**WORK INSTRUCTION:** Output each entry verbatim.

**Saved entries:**

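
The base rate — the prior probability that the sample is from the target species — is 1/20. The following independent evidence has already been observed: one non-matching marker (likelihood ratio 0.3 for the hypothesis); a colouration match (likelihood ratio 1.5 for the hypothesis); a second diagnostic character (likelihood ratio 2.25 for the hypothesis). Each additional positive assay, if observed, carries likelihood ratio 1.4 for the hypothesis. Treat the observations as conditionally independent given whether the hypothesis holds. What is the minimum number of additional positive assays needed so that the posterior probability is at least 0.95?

Prior odds = 0.05/0.95 = 1/19.
Combined Bayes factor of the evidence already in hand = 0.3 × 1.5 × 2.25 = 1.0125.
Odds after that evidence = (1/19) × 1.0125 = 81/1520.
Target odds = 0.95/0.05 = 19.
Need 1.4ⁿ ≥ 19 ÷ (81/1520) = 28880/81.
1.4¹⁷ ≈304.913 falls short of 28880/81 but 1.4¹⁸ ≈426.879 reaches it, so n = 18.

18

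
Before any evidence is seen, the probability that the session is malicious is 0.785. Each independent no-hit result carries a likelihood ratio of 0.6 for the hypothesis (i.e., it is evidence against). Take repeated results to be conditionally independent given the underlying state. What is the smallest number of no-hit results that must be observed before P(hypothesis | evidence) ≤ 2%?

Prior odds = 0.785/0.215 = 157/43.
Likelihood ratio per no-hit result = 0.6.
Target posterior odds = 0.02/0.98 = 1/49.
Need (157/43) × 0.6ⁿ ≤ 1/49, i.e. 0.6ⁿ ≤ 43/7693.
0.6¹⁰ = 59049/9765625 is still above 43/7693 but 0.6¹¹ = 177147/48828125 is at or below it, so n = 11.

11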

**ANSWER FOR THIS EXERCISE:**
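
The base rate — the prior probability that the sample is from the target species — is 1/20. The following independent evidence has already been observed: one non-matching marker (likelihood ratio 0.3 for the hypothesis); a colouration match (likelihood ratio 1.5 for the hypothesis); a second diagnostic character (likelihood ratio 2.25 for the hypothesis). Each additional positive assay, if observed, carries likelihood ratio 1.4 for the hypothesis. Treat the observations as conditionally independent given whether the hypothesis holds. What is the minimum number of additional positive assays needed so that the posterior probability is at least 0.95?

Prior odds = 0.05/0.95 = 1/19.
Combined Bayes factor of the evidence already in hand = 0.3 × 1.5 × 2.25 = 1.0125.
Odds after that evidence = (1/19) × 1.0125 = 81/1520.
Target odds = 0.95/0.05 = 19.
Need 1.4ⁿ ≥ 19 ÷ (81/1520) = 28880/81.
1.4¹⁷ ≈304.913 falls short of 28880/81 but 1.4¹⁸ ≈426.879 reaches it, so n = 18.

18

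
Before any evidence is seen, the probability that the session is malicious is 0.785. Each independent no-hit result carries a likelihood ratio of 0.6 for the hypothesis (i.e., it is evidence against). Take repeated results to be conditionally independent given the underlying state. What is the smallest number of no-hit results that must be observed before P(hypothesis | evidence) ≤ 2%?

Prior odds = 0.785/0.215 = 157/43.
Likelihood ratio per no-hit result = 0.6.
Target posterior odds = 0.02/0.98 = 1/49.
Need (157/43) × 0.6ⁿ ≤ 1/49, i.e. 0.6ⁿ ≤ 43/7693.
0.6¹⁰ = 59049/9765625 is still above 43/7693 but 0.6¹¹ = 177147/48828125 is at or below it, so n = 11.

11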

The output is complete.